BRIEF: Count every line in the following listing that contains "load", then report that count with nothing added.

──────────────────────────────

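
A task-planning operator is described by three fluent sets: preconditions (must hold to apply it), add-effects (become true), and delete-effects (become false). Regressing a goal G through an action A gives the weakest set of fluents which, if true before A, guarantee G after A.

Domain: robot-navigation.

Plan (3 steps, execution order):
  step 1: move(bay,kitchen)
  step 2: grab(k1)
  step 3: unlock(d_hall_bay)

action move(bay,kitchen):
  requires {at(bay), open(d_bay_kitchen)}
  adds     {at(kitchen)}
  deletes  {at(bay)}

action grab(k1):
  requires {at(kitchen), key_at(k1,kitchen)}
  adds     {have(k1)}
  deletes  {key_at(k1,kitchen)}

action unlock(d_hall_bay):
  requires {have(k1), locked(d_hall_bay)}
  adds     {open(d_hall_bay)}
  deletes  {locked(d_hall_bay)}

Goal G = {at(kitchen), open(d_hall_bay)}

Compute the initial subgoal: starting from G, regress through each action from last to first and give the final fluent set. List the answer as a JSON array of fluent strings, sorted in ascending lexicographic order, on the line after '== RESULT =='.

Work backward from the goal:
  through step 3 (unlock(d_hall_bay)): drop {open(d_hall_bay)}, keep {at(kitchen)}, require {have(k1), locked(d_hall_bay)}
    → {at(kitchen), have(k1), locked(d_hall_bay)}
  through step 2 (grab(k1)): drop {have(k1)}, keep {at(kitchen), locked(d_hall_bay)}, require {at(kitchen), key_at(k1,kitchen)}
    → {at(kitchen), key_at(k1,kitchen), locked(d_hall_bay)}
  through step 1 (move(bay,kitchen)): drop {at(kitchen)}, keep {key_at(k1,kitchen), locked(d_hall_bay)}, require {at(bay), open(d_bay_kitchen)}
    → {at(bay), key_at(k1,kitchen), locked(d_hall_bay), open(d_bay_kitchen)}

== RESULT ==
["at(bay)", "key_at(k1,kitchen)", "locked(d_hall_bay)", "open(d_bay_kitchen)"]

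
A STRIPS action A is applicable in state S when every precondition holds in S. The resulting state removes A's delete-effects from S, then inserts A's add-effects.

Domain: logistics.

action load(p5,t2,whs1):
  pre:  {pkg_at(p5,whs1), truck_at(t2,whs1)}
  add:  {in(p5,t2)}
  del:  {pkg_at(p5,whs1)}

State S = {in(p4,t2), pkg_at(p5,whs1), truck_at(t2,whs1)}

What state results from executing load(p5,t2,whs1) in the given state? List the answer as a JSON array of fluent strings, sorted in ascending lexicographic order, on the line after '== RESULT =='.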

──────────────────────────────

ANSWER TO THIS PROBLEM: 2